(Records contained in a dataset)
--- START ---

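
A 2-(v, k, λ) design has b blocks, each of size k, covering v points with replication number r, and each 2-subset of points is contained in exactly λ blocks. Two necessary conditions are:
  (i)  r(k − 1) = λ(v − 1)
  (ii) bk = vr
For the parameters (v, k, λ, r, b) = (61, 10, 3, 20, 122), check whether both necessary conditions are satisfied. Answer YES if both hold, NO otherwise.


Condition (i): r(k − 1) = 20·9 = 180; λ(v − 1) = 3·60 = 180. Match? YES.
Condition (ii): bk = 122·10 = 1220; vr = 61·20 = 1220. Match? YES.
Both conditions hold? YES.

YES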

--- END ---

#### [WHAT YOU NEED TO DO]
Exactly reproduce every line found in the records.

#### [YOUR RESPONSE]
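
A 2-(v, k, λ) design has b blocks, each of size k, covering v points with replication number r, and each 2-subset of points is contained in exactly λ blocks. Two necessary conditions are:
  (i)  r(k − 1) = λ(v − 1)
  (ii) bk = vr
For the parameters (v, k, λ, r, b) = (61, 10, 3, 20, 122), check whether both necessary conditions are satisfied. Answer YES if both hold, NO otherwise.


Condition (i): r(k − 1) = 20·9 = 180; λ(v − 1) = 3·60 = 180. Match? YES.
Condition (ii): bk = 122·10 = 1220; vr = 61·20 = 1220. Match? YES.
Both conditions hold? YES.

YES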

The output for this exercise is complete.